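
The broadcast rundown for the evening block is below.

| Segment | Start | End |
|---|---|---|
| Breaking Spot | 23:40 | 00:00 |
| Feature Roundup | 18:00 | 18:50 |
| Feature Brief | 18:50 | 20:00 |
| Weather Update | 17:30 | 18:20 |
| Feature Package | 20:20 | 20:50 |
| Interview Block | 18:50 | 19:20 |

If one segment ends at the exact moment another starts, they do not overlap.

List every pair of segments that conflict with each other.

Feature Brief & Interview Block, Feature Roundup & Weather Update

Check each pair: they overlap iff neither finishes before the other starts.
Sorted by start: Weather Update, Feature Roundup, Interview Block, Feature Brief, Feature Package, Breaking Spot.
Feature Roundup starts before Weather Update ends → Weather Update and Feature Roundup overlap.
Interview Block starts after Weather Update ends; Weather Update is clear from here.
Interview Block starts exactly when Feature Roundup ends (back-to-back, no overlap); Feature Roundup is clear from here.
Feature Brief starts before Interview Block ends → Interview Block and Feature Brief overlap.
Feature Package starts after Interview Block ends; Interview Block is clear from here.
Feature Package starts after Feature Brief ends; Feature Brief is clear from here.
Breaking Spot starts after Feature Package ends.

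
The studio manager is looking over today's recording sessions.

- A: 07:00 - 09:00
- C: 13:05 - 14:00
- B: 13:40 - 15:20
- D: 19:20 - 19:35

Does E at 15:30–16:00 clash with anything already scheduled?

No — it doesn't clash with anything

A: ends 09:00 at or before E starts 15:30 → clear.
C: ends 14:00 at or before E starts 15:30 → clear.
B: ends 15:20 at or before E starts 15:30 → clear.
D: starts 19:20 at or after E ends 16:00 → clear.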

☆ ☆ ☆ ☆ ☆

- YOUR ASSIGNMENT: Set down the lines above exactly as written. Begin at the line containing "- A: 07:00 - 09:00" and stop after the last line.

- RESPONSE FOR THIS EXERCISE:
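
- A: 07:00 - 09:00
- C: 13:05 - 14:00
- B: 13:40 - 15:20
- D: 19:20 - 19:35

Does E at 15:30–16:00 clash with anything already scheduled?

No — it doesn't clash with anything

A: ends 09:00 at or before E starts 15:30 → clear.
C: ends 14:00 at or before E starts 15:30 → clear.
B: ends 15:20 at or before E starts 15:30 → clear.
D: starts 19:20 at or after E ends 16:00 → clear.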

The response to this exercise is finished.